(Saved data entries)
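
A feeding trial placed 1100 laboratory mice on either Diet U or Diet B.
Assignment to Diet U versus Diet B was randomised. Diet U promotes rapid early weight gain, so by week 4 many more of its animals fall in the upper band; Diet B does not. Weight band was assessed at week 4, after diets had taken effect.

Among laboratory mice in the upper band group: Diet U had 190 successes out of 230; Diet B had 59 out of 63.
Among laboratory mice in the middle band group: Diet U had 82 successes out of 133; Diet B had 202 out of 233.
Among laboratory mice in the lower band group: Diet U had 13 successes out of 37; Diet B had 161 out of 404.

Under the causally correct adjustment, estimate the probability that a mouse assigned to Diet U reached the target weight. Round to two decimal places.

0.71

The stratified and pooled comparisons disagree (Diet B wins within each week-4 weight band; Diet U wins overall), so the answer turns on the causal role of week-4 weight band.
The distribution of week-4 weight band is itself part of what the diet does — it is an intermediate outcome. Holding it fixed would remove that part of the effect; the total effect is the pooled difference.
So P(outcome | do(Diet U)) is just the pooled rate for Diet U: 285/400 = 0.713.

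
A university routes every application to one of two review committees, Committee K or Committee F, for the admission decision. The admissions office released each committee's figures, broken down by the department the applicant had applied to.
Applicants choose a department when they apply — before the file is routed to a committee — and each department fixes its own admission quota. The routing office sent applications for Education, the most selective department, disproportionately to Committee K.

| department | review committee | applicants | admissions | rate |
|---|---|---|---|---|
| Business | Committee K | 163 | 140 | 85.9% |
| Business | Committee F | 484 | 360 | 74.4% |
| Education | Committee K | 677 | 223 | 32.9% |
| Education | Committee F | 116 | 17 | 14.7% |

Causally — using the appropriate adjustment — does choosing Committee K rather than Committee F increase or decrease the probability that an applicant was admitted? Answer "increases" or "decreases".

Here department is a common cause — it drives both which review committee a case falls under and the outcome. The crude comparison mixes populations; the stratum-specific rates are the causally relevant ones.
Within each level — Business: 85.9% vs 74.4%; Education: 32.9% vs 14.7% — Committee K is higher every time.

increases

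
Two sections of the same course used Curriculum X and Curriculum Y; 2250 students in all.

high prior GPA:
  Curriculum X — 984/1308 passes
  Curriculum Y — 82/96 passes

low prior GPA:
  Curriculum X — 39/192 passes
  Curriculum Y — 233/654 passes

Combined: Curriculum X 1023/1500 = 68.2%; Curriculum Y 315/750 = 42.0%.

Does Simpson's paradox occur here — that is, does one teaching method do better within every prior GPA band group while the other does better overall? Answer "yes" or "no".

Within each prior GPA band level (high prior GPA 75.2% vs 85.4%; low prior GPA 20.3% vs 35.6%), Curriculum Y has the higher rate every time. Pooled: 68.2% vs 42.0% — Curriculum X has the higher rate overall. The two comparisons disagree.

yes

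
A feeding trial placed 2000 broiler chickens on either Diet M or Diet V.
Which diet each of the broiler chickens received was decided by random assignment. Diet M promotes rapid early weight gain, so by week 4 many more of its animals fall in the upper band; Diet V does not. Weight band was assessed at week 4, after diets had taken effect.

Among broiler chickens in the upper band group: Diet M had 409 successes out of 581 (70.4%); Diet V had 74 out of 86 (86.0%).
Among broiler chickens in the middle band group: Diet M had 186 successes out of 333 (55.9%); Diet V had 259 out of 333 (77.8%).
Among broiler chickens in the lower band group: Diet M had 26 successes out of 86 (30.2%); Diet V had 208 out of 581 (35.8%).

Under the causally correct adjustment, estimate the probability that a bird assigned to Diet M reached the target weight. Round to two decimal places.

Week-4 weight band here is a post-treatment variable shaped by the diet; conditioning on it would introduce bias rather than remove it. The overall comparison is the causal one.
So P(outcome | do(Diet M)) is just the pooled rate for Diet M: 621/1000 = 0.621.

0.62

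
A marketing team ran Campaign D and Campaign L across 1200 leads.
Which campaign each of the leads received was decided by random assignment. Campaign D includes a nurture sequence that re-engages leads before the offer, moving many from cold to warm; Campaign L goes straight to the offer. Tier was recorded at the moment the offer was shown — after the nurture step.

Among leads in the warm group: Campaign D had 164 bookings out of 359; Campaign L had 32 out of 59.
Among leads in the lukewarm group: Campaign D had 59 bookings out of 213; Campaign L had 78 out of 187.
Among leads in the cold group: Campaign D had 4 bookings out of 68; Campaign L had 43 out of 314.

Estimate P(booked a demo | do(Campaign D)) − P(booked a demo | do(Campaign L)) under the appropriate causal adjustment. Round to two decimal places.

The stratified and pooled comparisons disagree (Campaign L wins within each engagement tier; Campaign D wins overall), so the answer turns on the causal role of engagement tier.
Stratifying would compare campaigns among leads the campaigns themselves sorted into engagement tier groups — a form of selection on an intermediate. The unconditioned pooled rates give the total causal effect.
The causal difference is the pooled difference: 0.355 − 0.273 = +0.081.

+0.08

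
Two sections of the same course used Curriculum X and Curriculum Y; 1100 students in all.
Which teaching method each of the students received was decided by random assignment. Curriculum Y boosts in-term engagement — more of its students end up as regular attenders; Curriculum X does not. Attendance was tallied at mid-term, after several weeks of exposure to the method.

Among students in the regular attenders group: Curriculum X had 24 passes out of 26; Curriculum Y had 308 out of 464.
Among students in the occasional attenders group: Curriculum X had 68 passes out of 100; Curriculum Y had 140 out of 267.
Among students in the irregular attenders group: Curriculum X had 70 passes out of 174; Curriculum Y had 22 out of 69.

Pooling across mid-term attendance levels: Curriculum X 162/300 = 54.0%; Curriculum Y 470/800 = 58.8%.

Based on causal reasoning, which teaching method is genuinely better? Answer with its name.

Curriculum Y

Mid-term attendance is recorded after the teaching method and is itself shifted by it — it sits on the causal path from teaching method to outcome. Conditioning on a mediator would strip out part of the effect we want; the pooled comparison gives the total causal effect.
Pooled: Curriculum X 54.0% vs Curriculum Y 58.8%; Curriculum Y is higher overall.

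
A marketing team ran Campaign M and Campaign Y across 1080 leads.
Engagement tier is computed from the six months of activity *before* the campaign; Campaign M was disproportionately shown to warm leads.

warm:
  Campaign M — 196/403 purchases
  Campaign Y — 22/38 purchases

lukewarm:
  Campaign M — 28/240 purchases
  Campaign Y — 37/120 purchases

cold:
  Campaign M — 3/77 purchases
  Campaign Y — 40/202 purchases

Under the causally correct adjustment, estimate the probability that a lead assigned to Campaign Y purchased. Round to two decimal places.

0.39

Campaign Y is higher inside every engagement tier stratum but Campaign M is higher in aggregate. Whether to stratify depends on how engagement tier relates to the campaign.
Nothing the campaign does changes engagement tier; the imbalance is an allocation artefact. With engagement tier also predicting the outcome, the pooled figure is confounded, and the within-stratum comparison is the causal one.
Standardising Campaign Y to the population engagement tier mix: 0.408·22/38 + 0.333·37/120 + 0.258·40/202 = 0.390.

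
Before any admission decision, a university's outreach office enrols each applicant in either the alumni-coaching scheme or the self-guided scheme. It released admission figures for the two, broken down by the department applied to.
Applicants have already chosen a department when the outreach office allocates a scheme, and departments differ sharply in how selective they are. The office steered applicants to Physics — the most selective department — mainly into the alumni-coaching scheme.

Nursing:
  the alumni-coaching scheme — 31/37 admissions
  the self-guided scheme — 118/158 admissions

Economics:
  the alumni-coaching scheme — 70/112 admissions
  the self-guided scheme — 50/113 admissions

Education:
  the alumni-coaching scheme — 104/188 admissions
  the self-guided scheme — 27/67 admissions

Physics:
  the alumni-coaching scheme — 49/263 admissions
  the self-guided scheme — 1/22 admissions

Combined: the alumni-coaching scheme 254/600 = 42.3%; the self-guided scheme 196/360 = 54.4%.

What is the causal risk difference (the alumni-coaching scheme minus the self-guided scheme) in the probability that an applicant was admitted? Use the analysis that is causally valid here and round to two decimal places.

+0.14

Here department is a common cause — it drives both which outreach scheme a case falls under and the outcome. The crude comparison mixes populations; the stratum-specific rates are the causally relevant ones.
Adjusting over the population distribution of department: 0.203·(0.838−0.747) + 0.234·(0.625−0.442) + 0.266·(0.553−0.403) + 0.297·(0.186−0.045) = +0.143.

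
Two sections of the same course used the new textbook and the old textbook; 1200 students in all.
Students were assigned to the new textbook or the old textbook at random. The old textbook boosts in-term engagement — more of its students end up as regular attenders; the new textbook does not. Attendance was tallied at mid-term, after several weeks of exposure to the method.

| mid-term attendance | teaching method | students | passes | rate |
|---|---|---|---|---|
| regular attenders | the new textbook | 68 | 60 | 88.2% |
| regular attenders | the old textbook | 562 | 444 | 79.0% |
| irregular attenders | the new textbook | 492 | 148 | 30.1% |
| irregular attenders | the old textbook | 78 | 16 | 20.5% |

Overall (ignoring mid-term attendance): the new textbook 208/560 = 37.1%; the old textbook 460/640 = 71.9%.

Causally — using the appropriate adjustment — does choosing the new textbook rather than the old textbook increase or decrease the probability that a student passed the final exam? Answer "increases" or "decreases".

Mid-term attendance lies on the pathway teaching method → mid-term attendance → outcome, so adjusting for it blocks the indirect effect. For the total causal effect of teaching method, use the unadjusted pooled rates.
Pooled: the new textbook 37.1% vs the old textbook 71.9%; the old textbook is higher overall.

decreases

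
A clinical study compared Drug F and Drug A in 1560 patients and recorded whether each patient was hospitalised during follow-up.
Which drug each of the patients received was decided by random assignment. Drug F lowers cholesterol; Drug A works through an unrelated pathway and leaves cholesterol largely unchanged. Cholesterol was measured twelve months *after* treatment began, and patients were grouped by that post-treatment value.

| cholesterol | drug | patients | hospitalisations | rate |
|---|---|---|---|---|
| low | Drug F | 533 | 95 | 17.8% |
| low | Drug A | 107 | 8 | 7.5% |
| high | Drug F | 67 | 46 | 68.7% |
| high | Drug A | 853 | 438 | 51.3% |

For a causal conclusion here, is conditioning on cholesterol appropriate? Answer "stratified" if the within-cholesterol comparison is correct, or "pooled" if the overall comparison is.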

— TASK DESCRIPTION —
Return exactly what appears above, from the first line of the entries to the line with "Among laboratory mice in the lower", inclusive.

— RESPONSE TO THIS EXERCISE —
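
A feeding trial placed 1100 laboratory mice on either Diet U or Diet B.
Assignment to Diet U versus Diet B was randomised. Diet U promotes rapid early weight gain, so by week 4 many more of its animals fall in the upper band; Diet B does not. Weight band was assessed at week 4, after diets had taken effect.

Among laboratory mice in the upper band group: Diet U had 190 successes out of 230; Diet B had 59 out of 63.
Among laboratory mice in the middle band group: Diet U had 82 successes out of 133; Diet B had 202 out of 233.
Among laboratory mice in the lower band group: Diet U had 13 successes out of 37; Diet B had 161 out of 404.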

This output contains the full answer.